▶ [INSTRUCTIONS FOR THE TASK]: Give again, word for word, every line in the entries below from the line with "Consider a directed" up to and including the line with "2, 4 and 7.", and no other line.
** Opening DATA LISTING block **
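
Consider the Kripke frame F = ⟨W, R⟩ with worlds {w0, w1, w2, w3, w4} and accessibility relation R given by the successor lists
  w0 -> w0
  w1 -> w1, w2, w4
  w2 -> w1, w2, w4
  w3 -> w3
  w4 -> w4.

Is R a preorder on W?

Reflexive: yes — every world is R-related to itself.
Transitive: yes — every two-step R-path is closed by a direct edge.
So R is a preorder.

Yes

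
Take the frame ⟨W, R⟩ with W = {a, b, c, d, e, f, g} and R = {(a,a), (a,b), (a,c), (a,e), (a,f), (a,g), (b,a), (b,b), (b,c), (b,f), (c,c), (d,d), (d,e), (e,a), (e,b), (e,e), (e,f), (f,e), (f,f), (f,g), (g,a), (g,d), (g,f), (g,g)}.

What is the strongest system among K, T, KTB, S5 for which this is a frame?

T

Reflexive (axiom T): yes — every world is R-related to itself.
Symmetric (axiom B): no — a R c but not c R a.
Euclidean (axiom 5): no — a R b and a R e, but not b R e.
So F validates K, T; KTB would additionally require R to be symmetric. The strongest is T.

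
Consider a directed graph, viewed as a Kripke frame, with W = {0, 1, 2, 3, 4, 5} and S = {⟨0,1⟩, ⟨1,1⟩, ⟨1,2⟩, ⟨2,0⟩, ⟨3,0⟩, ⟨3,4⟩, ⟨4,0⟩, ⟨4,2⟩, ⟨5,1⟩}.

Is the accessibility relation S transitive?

Transitive: no — 0 S 1 and 1 S 2, but not 0 S 2.

No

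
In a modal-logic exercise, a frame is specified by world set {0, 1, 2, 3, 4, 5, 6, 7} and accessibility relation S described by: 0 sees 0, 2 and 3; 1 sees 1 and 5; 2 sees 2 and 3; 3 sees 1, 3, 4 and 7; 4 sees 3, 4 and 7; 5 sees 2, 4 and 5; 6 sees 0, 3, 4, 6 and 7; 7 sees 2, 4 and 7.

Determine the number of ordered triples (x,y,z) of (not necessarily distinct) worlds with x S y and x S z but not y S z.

29

Enumerating: (0,2,0), (0,3,0), (0,3,2), (1,5,1), (2,3,2), (3,1,3), (3,1,4), (3,1,7), (3,4,1), (3,7,1), (3,7,3), (4,7,3), … and 17 more.
Total: 29.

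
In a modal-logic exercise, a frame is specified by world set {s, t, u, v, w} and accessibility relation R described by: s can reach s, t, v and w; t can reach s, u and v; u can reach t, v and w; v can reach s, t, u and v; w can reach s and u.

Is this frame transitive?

Transitive: no — s R t and t R u, but not s R u.

No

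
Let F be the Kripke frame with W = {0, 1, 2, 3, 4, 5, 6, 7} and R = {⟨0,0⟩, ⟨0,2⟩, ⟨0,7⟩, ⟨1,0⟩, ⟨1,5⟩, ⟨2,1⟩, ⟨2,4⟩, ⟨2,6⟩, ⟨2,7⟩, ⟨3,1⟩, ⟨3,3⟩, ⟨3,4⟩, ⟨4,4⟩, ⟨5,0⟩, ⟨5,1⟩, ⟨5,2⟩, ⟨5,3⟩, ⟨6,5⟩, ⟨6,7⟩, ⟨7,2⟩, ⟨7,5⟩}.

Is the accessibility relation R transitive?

Transitive: no — 0 R 2 and 2 R 1, but not 0 R 1.

No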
** Closing DATA LISTING block **
▶ [YOUR SOLUTION]:
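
Consider a directed graph, viewed as a Kripke frame, with W = {0, 1, 2, 3, 4, 5} and S = {⟨0,1⟩, ⟨1,1⟩, ⟨1,2⟩, ⟨2,0⟩, ⟨3,0⟩, ⟨3,4⟩, ⟨4,0⟩, ⟨4,2⟩, ⟨5,1⟩}.

Is the accessibility relation S transitive?

Transitive: no — 0 S 1 and 1 S 2, but not 0 S 2.

No

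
In a modal-logic exercise, a frame is specified by world set {0, 1, 2, 3, 4, 5, 6, 7} and accessibility relation S described by: 0 sees 0, 2 and 3; 1 sees 1 and 5; 2 sees 2 and 3; 3 sees 1, 3, 4 and 7; 4 sees 3, 4 and 7; 5 sees 2, 4 and 5; 6 sees 0, 3, 4, 6 and 7; 7 sees 2, 4 and 7.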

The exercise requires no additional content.